- **Material supplied**:

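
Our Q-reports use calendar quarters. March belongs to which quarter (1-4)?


Month: March (month 3)
Q1: January-March (months 1-3)
Q2: April-June (months 4-6)
Q3: July-September (months 7-9)
Q4: October-December (months 10-12)
Month 3 falls in Q1

1


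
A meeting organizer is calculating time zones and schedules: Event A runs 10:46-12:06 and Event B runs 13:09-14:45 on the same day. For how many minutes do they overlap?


Interval A: [646, 726] minutes from midnight
Interval B: [789, 885] minutes from midnight
Overlap start = max(646, 789) = 789
Overlap end = min(726, 885) = 726
End <= start, so the intervals do not overlap: 0 minutes

0


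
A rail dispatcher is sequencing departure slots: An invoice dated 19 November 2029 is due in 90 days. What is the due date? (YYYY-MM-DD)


Start: 2029-11-19
Adding 90 days
Days remaining in November: 11
After November: 79 days still to add
December 2029: 31 days, 48 remaining
January 2030: 31 days, 17 remaining
February 2030 has 28 days, need 17
Result: 2030-02-17

2030-02-17


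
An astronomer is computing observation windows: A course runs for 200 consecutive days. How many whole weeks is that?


Total days: 200
Days per week: 7
Division: 200 / 7 = 28 remainder 4
Complete weeks: 28
Remaining days: 4

28


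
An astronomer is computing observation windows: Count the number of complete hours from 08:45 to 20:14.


Start: 08:45
End: 20:14
Hour difference: 20 - 8 = 12 hours
Minute difference: 14 - 45 = -31 minutes
Total minutes: 689
Complete hours: 689 / 60 = 11 (remainder 29)

11


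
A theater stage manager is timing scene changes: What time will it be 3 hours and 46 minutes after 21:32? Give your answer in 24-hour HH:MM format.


Start time: 21:32
Adding: 3 hours 46 minutes
Minutes: 32 + 46 = 78
Minute overflow: 78 >= 60, so carry 1 hour, minutes = 18
Hours: 21 + 3 + 1 = 25
Hour wraparound: 25 mod 24 = 1
Result: 01:18

01:18


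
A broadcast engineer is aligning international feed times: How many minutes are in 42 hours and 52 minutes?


Hours: 42
Extra minutes: 52
Minutes per hour: 60
Hours to minutes: 42 x 60 = 2520
Total: 2520 + 52 = 2572

2572


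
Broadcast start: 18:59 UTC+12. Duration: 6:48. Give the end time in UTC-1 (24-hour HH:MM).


Start: 18:59 in UTC+12
Step 1 - add duration:
  minutes: 59 + 48 = 107 (carry 1h)
  hours: 18 + 6 + 1 = 25
  end in UTC+12: 01:47
Step 2 - convert UTC+12 -> UTC-1:
  offset difference: -1 - (12) = -13 hours
  1 + (-13) = -12 -> mod 24 = 12
Result: 12:47 in UTC-1

12:47


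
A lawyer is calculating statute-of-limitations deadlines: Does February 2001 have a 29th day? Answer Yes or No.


Year: 2001
Divisible by 4? 2001 / 4 = 500.25 -> No
Not divisible by 4, so NOT a leap year

No


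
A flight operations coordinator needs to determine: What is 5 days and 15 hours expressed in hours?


Days: 5
Extra hours: 15
Hours per day: 24
Days to hours: 5 x 24 = 120
Total: 120 + 15 = 135

135


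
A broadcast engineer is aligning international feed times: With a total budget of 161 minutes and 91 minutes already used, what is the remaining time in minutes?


Total budget: 161 minutes
Time used: 91 minutes
Remaining: 161 - 91 = 70 minutes
Percent used: 56.5%
Percent remaining: 43.5%

70


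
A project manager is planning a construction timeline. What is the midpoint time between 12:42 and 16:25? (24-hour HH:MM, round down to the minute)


Start time: 12:42 = 762 minutes from midnight
End time: 16:25 = 985 minutes from midnight
Sum: 762 + 985 = 1747
Midpoint: 1747 / 2 = 873 minutes
Convert: 873 / 60 = 14 hours, 33 minutes
Result: 14:33

14:33


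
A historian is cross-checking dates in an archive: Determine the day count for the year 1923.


Year: 1923
Check leap year rules:
Divisible by 4? No
1923 is not a leap year
Days: 365

365


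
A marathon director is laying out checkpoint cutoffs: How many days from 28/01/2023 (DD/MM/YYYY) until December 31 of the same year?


Start: January 28, 2023
End: December 31, 2023
Days left in January: 3
February: 28
March: 31
April: 30
May: 31
... plus remaining months
Sum of remaining months: 334
Total: 3 + 334 = 337

337


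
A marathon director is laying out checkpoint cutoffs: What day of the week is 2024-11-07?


Date: 2024-11-07
January 1, 2024 is a Monday
Day of year: 312
Offset from Jan 1: 311 days
311 mod 7 = 3
Result: Thursday

Thursday


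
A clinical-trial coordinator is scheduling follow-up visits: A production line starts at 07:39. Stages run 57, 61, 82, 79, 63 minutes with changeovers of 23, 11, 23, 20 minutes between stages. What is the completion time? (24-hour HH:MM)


Start: 07:39 = 459 min from midnight
  after task 1 (57 min): 08:36
  after break (23 min): 08:59
  after task 2 (61 min): 10:00
  after break (11 min): 10:11
  after task 3 (82 min): 11:33
  after break (23 min): 11:56
  after task 4 (79 min): 13:15
  after break (20 min): 13:35
  after task 5 (63 min): 14:38
Total elapsed: 419 minutes
End time: 14:38

14:38


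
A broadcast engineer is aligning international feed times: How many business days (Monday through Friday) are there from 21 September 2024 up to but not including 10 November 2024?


Start: 2024-09-21 (Saturday)
End (exclusive): 2024-11-10 (Sunday)
Total calendar days: 50
Full weeks: 50 // 7 = 7 -> 35 weekdays
Remaining 1 days starting on Saturday:
  Sat(-) -> 0 weekdays
Total business days: 35 + 0 = 35

35


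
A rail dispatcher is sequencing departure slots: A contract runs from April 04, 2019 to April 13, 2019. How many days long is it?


Start date: 2019-04-04
End date: 2019-04-13
Apr 2019: +9 days
Total: 9 days

9


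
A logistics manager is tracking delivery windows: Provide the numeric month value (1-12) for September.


Calendar month order:
8. August
9. September <--
10. October
September is month number 9

9


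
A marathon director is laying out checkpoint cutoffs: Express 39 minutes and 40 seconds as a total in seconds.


Minutes: 39
Seconds: 40
Convert minutes to seconds: 39 x 60 = 2340
Add remaining seconds: 2340 + 40 = 2380

2380


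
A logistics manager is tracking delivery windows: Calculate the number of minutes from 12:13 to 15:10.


Start time: 12:13 = 733 minutes from midnight
End time: 15:10 = 910 minutes from midnight
Difference: 910 - 733 = 177 minutes
That is 2 hours and 57 minutes

177


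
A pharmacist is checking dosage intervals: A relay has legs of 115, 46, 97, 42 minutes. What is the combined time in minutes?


Durations: 115, 46, 97, 42
Running sum: 115
+ 46 = 161
+ 97 = 258
+ 42 = 300
Total duration: 300 minutes
That is 5 hours and 0 minutes

300


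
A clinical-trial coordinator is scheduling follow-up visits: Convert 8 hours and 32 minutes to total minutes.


Hours: 8
Minutes: 32
Convert hours to minutes: 8 x 60 = 480
Add remaining minutes: 480 + 32 = 512

512


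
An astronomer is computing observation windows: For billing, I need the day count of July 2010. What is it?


Month: July
Year: 2010
July is a 31-day month
Total: 31 days

31


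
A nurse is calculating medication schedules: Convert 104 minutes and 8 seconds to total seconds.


Minutes: 104
Extra seconds: 8
Seconds per minute: 60
Minutes to seconds: 104 x 60 = 6240
Total: 6240 + 8 = 6248

6248


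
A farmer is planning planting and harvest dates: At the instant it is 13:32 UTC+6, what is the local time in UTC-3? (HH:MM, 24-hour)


Local time: 13:32 at UTC+6 (offset 6h)
Target zone: UTC-3 (offset -3h)
Difference: -3 - (6) = -9 hours
Calculation: 13 + (-9) = 4
Result: 04:32

04:32


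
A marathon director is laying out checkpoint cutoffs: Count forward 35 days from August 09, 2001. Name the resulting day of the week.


Start: 2001-08-09 (Thursday)
Step 1 - find target date: add 35 days
  2001-08-09 + 35 days = 2001-09-13
Step 2 - day of week:
  35 mod 7 = 0
  Thursday + 0 days -> Thursday
Result: Thursday (2001-09-13)

Thursday


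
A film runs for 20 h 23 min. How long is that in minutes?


Hours: 20
Minutes: 23
Convert hours to minutes: 20 x 60 = 1200
Add remaining minutes: 1200 + 23 = 1223

1223


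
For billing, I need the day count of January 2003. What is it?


Month: January
Year: 2003
January is a 31-day month
Total: 31 days

31


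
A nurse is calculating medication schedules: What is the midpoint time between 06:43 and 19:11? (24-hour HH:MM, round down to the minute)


Start time: 06:43 = 403 minutes from midnight
End time: 19:11 = 1151 minutes from midnight
Sum: 403 + 1151 = 1554
Midpoint: 1554 / 2 = 777 minutes
Convert: 777 / 60 = 12 hours, 57 minutes
Result: 12:57

12:57


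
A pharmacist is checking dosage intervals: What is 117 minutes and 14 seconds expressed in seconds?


Minutes: 117
Extra seconds: 14
Seconds per minute: 60
Minutes to seconds: 117 x 60 = 7020
Total: 7020 + 14 = 7034

7034


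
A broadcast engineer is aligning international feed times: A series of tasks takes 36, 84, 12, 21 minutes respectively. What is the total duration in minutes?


Durations: 36, 84, 12, 21
Running sum: 36
+ 84 = 120
+ 12 = 132
+ 21 = 153
Total duration: 153 minutes
That is 2 hours and 33 minutes

153


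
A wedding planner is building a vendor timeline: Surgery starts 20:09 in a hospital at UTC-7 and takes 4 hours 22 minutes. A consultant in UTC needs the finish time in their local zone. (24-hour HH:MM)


Start: 20:09 in UTC-7
Step 1 - add duration:
  minutes: 9 + 22 = 31
  hours: 20 + 4 + 0 = 24
  end in UTC-7: 00:31
Step 2 - convert UTC-7 -> UTC:
  offset difference: 0 - (-7) = 7 hours
  0 + (7) = 7 -> mod 24 = 7
Result: 07:31 in UTC

07:31


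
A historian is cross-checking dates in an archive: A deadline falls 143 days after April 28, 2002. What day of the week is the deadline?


Start: 2002-04-28 (Sunday)
Step 1 - find target date: add 143 days
  2002-04-28 + 143 days = 2002-09-18
Step 2 - day of week:
  143 mod 7 = 3
  Sunday + 3 days -> Wednesday
Result: Wednesday (2002-09-18)

Wednesday


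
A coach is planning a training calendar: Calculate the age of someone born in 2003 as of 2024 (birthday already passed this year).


Birth year: 2003
Current year: 2024
Age = current year - birth year
Age = 2024 - 2003 = 21

21


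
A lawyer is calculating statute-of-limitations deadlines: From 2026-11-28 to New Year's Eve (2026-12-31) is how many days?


Start: November 28, 2026
End: December 31, 2026
Days left in November: 2
December: 31
Sum of remaining months: 31
Total: 2 + 31 = 33

33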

- **Try it**: Copy, with no alteration, the line that contains "A coach is planning" and each remaining line of the listing above.

- **Response area**:
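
A coach is planning a training calendar: Calculate the age of someone born in 2003 as of 2024 (birthday already passed this year).


Birth year: 2003
Current year: 2024
Age = current year - birth year
Age = 2024 - 2003 = 21

21


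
A lawyer is calculating statute-of-limitations deadlines: From 2026-11-28 to New Year's Eve (2026-12-31) is how many days?


Start: November 28, 2026
End: December 31, 2026
Days left in November: 2
December: 31
Sum of remaining months: 31
Total: 2 + 31 = 33

33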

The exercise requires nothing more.